[RECORD EXTRACTS]:
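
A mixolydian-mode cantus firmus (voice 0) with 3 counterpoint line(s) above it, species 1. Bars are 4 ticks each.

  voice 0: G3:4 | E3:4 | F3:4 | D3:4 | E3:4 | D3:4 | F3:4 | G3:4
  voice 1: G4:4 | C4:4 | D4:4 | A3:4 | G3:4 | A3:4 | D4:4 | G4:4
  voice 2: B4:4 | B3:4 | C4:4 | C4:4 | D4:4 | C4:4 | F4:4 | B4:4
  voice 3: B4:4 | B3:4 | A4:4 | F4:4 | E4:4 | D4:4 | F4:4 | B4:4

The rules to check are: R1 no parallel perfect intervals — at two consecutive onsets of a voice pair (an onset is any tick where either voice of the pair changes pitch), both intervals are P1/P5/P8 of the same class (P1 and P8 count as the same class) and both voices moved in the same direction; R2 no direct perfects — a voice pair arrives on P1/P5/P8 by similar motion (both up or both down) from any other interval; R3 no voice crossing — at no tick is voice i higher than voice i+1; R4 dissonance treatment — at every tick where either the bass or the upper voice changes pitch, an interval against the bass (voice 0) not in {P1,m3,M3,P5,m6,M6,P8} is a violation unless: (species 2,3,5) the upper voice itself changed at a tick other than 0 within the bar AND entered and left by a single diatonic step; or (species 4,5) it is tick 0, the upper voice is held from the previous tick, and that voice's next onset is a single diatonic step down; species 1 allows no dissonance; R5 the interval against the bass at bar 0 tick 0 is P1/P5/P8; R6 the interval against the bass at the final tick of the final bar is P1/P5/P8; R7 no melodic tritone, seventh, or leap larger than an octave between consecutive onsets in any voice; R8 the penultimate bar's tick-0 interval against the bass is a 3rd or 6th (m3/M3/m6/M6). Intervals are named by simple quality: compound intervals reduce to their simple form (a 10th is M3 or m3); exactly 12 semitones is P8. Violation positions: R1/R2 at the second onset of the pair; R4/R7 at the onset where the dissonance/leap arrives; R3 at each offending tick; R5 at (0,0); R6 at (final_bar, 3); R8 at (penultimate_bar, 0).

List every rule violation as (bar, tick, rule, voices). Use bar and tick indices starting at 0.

(0, 0, R5, (0, 2))
(0, 0, R5, (0, 3))
(1, 0, R1, (2, 3))
(1, 0, R2, (0, 2))
(1, 0, R2, (0, 3))
(1, 0, R3, (1, 2))
(1, 1, R3, (1, 2))
(1, 2, R3, (1, 2))
(1, 3, R3, (1, 2))
(2, 0, R1, (0, 2))
(2, 0, R2, (1, 3))
(2, 0, R3, (1, 2))
(2, 0, R7, (3,))
(2, 1, R3, (1, 2))
(2, 2, R3, (1, 2))
(2, 3, R3, (1, 2))
(3, 0, R2, (0, 1))
(3, 0, R4, (0, 2))
(4, 0, R4, (0, 2))
(5, 0, R1, (0, 3))
(5, 0, R4, (0, 2))
(6, 0, R1, (0, 3))
(6, 0, R2, (0, 2))
(6, 0, R2, (2, 3))
(6, 0, R8, (0, 2))
(6, 0, R8, (0, 3))
(7, 0, R1, (2, 3))
(7, 0, R2, (0, 1))
(7, 0, R7, (2,))
(7, 0, R7, (3,))
(7, 3, R6, (0, 2))
(7, 3, R6, (0, 3))

bar 0: v0=G3 v1=G4 v2=B4 v3=B4 downbeat M3
bar 1: v0=E3 v1=C4 v2=B3 v3=B3 downbeat P5
bar 2: v0=F3 v1=D4 v2=C4 v3=A4 downbeat M3
bar 3: v0=D3 v1=A3 v2=C4 v3=F4 downbeat m3
bar 4: v0=E3 v1=G3 v2=D4 v3=E4 downbeat P8
bar 5: v0=D3 v1=A3 v2=C4 v3=D4 downbeat P8
bar 6: v0=F3 v1=D4 v2=F4 v3=F4 downbeat P8
bar 7: v0=G3 v1=G4 v2=B4 v3=B4 downbeat M3
  -> R5 @ bar 0 tick 0 v(0, 2): opens on M3
  -> R5 @ bar 0 tick 0 v(0, 3): opens on M3
  -> R1 @ bar 1 tick 0 v(2, 3): B4/B4 P1 -> B3/B3 P1 similar
  -> R2 @ bar 1 tick 0 v(0, 2): G3/B4 M3 -> E3/B3 P5 similar
  -> R2 @ bar 1 tick 0 v(0, 3): G3/B4 M3 -> E3/B3 P5 similar
  -> R3 @ bar 1 tick 0 v(1, 2): C4 above B3
  -> R3 @ bar 1 tick 1 v(1, 2): C4 above B3
  -> R3 @ bar 1 tick 2 v(1, 2): C4 above B3
  -> R3 @ bar 1 tick 3 v(1, 2): C4 above B3
  -> R1 @ bar 2 tick 0 v(0, 2): E3/B3 P5 -> F3/C4 P5 similar
  -> R2 @ bar 2 tick 0 v(1, 3): C4/B3 m2 -> D4/A4 P5 similar
  -> R3 @ bar 2 tick 0 v(1, 2): D4 above C4
  -> R7 @ bar 2 tick 0 v(3,): B3->A4 leap 10st
  -> R3 @ bar 2 tick 1 v(1, 2): D4 above C4
  -> R3 @ bar 2 tick 2 v(1, 2): D4 above C4
  -> R3 @ bar 2 tick 3 v(1, 2): D4 above C4
  -> R2 @ bar 3 tick 0 v(0, 1): F3/D4 M6 -> D3/A3 P5 similar
  -> R4 @ bar 3 tick 0 v(0, 2): D3/C4 m7 untreated
  -> R4 @ bar 4 tick 0 v(0, 2): E3/D4 m7 untreated
  -> R1 @ bar 5 tick 0 v(0, 3): E3/E4 P8 -> D3/D4 P8 similar
  -> R4 @ bar 5 tick 0 v(0, 2): D3/C4 m7 untreated
  -> R1 @ bar 6 tick 0 v(0, 3): D3/D4 P8 -> F3/F4 P8 similar
  -> R2 @ bar 6 tick 0 v(0, 2): D3/C4 m7 -> F3/F4 P8 similar
  -> R2 @ bar 6 tick 0 v(2, 3): C4/D4 M2 -> F4/F4 P1 similar
  -> R8 @ bar 6 tick 0 v(0, 2): penult P8 not 3rd/6th
  -> R8 @ bar 6 tick 0 v(0, 3): penult P8 not 3rd/6th
  -> R1 @ bar 7 tick 0 v(2, 3): F4/F4 P1 -> B4/B4 P1 similar
  -> R2 @ bar 7 tick 0 v(0, 1): F3/D4 M6 -> G3/G4 P8 similar
  -> R7 @ bar 7 tick 0 v(2,): F4->B4 leap 6st
  -> R7 @ bar 7 tick 0 v(3,): F4->B4 leap 6st
  -> R6 @ bar 7 tick 3 v(0, 2): closes on M3
  -> R6 @ bar 7 tick 3 v(0, 3): closes on M3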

[WORK TASK]:
Each record must be printed again, word for word, with nothing dropped.

[YOUR SOLUTION]:
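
A mixolydian-mode cantus firmus (voice 0) with 3 counterpoint line(s) above it, species 1. Bars are 4 ticks each.

  voice 0: G3:4 | E3:4 | F3:4 | D3:4 | E3:4 | D3:4 | F3:4 | G3:4
  voice 1: G4:4 | C4:4 | D4:4 | A3:4 | G3:4 | A3:4 | D4:4 | G4:4
  voice 2: B4:4 | B3:4 | C4:4 | C4:4 | D4:4 | C4:4 | F4:4 | B4:4
  voice 3: B4:4 | B3:4 | A4:4 | F4:4 | E4:4 | D4:4 | F4:4 | B4:4

The rules to check are: R1 no parallel perfect intervals — at two consecutive onsets of a voice pair (an onset is any tick where either voice of the pair changes pitch), both intervals are P1/P5/P8 of the same class (P1 and P8 count as the same class) and both voices moved in the same direction; R2 no direct perfects — a voice pair arrives on P1/P5/P8 by similar motion (both up or both down) from any other interval; R3 no voice crossing — at no tick is voice i higher than voice i+1; R4 dissonance treatment — at every tick where either the bass or the upper voice changes pitch, an interval against the bass (voice 0) not in {P1,m3,M3,P5,m6,M6,P8} is a violation unless: (species 2,3,5) the upper voice itself changed at a tick other than 0 within the bar AND entered and left by a single diatonic step; or (species 4,5) it is tick 0, the upper voice is held from the previous tick, and that voice's next onset is a single diatonic step down; species 1 allows no dissonance; R5 the interval against the bass at bar 0 tick 0 is P1/P5/P8; R6 the interval against the bass at the final tick of the final bar is P1/P5/P8; R7 no melodic tritone, seventh, or leap larger than an octave between consecutive onsets in any voice; R8 the penultimate bar's tick-0 interval against the bass is a 3rd or 6th (m3/M3/m6/M6). Intervals are named by simple quality: compound intervals reduce to their simple form (a 10th is M3 or m3); exactly 12 semitones is P8. Violation positions: R1/R2 at the second onset of the pair; R4/R7 at the onset where the dissonance/leap arrives; R3 at each offending tick; R5 at (0,0); R6 at (final_bar, 3); R8 at (penultimate_bar, 0).

List every rule violation as (bar, tick, rule, voices). Use bar and tick indices starting at 0.

(0, 0, R5, (0, 2))
(0, 0, R5, (0, 3))
(1, 0, R1, (2, 3))
(1, 0, R2, (0, 2))
(1, 0, R2, (0, 3))
(1, 0, R3, (1, 2))
(1, 1, R3, (1, 2))
(1, 2, R3, (1, 2))
(1, 3, R3, (1, 2))
(2, 0, R1, (0, 2))
(2, 0, R2, (1, 3))
(2, 0, R3, (1, 2))
(2, 0, R7, (3,))
(2, 1, R3, (1, 2))
(2, 2, R3, (1, 2))
(2, 3, R3, (1, 2))
(3, 0, R2, (0, 1))
(3, 0, R4, (0, 2))
(4, 0, R4, (0, 2))
(5, 0, R1, (0, 3))
(5, 0, R4, (0, 2))
(6, 0, R1, (0, 3))
(6, 0, R2, (0, 2))
(6, 0, R2, (2, 3))
(6, 0, R8, (0, 2))
(6, 0, R8, (0, 3))
(7, 0, R1, (2, 3))
(7, 0, R2, (0, 1))
(7, 0, R7, (2,))
(7, 0, R7, (3,))
(7, 3, R6, (0, 2))
(7, 3, R6, (0, 3))

bar 0: v0=G3 v1=G4 v2=B4 v3=B4 downbeat M3
bar 1: v0=E3 v1=C4 v2=B3 v3=B3 downbeat P5
bar 2: v0=F3 v1=D4 v2=C4 v3=A4 downbeat M3
bar 3: v0=D3 v1=A3 v2=C4 v3=F4 downbeat m3
bar 4: v0=E3 v1=G3 v2=D4 v3=E4 downbeat P8
bar 5: v0=D3 v1=A3 v2=C4 v3=D4 downbeat P8
bar 6: v0=F3 v1=D4 v2=F4 v3=F4 downbeat P8
bar 7: v0=G3 v1=G4 v2=B4 v3=B4 downbeat M3
  -> R5 @ bar 0 tick 0 v(0, 2): opens on M3
  -> R5 @ bar 0 tick 0 v(0, 3): opens on M3
  -> R1 @ bar 1 tick 0 v(2, 3): B4/B4 P1 -> B3/B3 P1 similar
  -> R2 @ bar 1 tick 0 v(0, 2): G3/B4 M3 -> E3/B3 P5 similar
  -> R2 @ bar 1 tick 0 v(0, 3): G3/B4 M3 -> E3/B3 P5 similar
  -> R3 @ bar 1 tick 0 v(1, 2): C4 above B3
  -> R3 @ bar 1 tick 1 v(1, 2): C4 above B3
  -> R3 @ bar 1 tick 2 v(1, 2): C4 above B3
  -> R3 @ bar 1 tick 3 v(1, 2): C4 above B3
  -> R1 @ bar 2 tick 0 v(0, 2): E3/B3 P5 -> F3/C4 P5 similar
  -> R2 @ bar 2 tick 0 v(1, 3): C4/B3 m2 -> D4/A4 P5 similar
  -> R3 @ bar 2 tick 0 v(1, 2): D4 above C4
  -> R7 @ bar 2 tick 0 v(3,): B3->A4 leap 10st
  -> R3 @ bar 2 tick 1 v(1, 2): D4 above C4
  -> R3 @ bar 2 tick 2 v(1, 2): D4 above C4
  -> R3 @ bar 2 tick 3 v(1, 2): D4 above C4
  -> R2 @ bar 3 tick 0 v(0, 1): F3/D4 M6 -> D3/A3 P5 similar
  -> R4 @ bar 3 tick 0 v(0, 2): D3/C4 m7 untreated
  -> R4 @ bar 4 tick 0 v(0, 2): E3/D4 m7 untreated
  -> R1 @ bar 5 tick 0 v(0, 3): E3/E4 P8 -> D3/D4 P8 similar
  -> R4 @ bar 5 tick 0 v(0, 2): D3/C4 m7 untreated
  -> R1 @ bar 6 tick 0 v(0, 3): D3/D4 P8 -> F3/F4 P8 similar
  -> R2 @ bar 6 tick 0 v(0, 2): D3/C4 m7 -> F3/F4 P8 similar
  -> R2 @ bar 6 tick 0 v(2, 3): C4/D4 M2 -> F4/F4 P1 similar
  -> R8 @ bar 6 tick 0 v(0, 2): penult P8 not 3rd/6th
  -> R8 @ bar 6 tick 0 v(0, 3): penult P8 not 3rd/6th
  -> R1 @ bar 7 tick 0 v(2, 3): F4/F4 P1 -> B4/B4 P1 similar
  -> R2 @ bar 7 tick 0 v(0, 1): F3/D4 M6 -> G3/G4 P8 similar
  -> R7 @ bar 7 tick 0 v(2,): F4->B4 leap 6st
  -> R7 @ bar 7 tick 0 v(3,): F4->B4 leap 6st
  -> R6 @ bar 7 tick 3 v(0, 2): closes on M3
  -> R6 @ bar 7 tick 3 v(0, 3): closes on M3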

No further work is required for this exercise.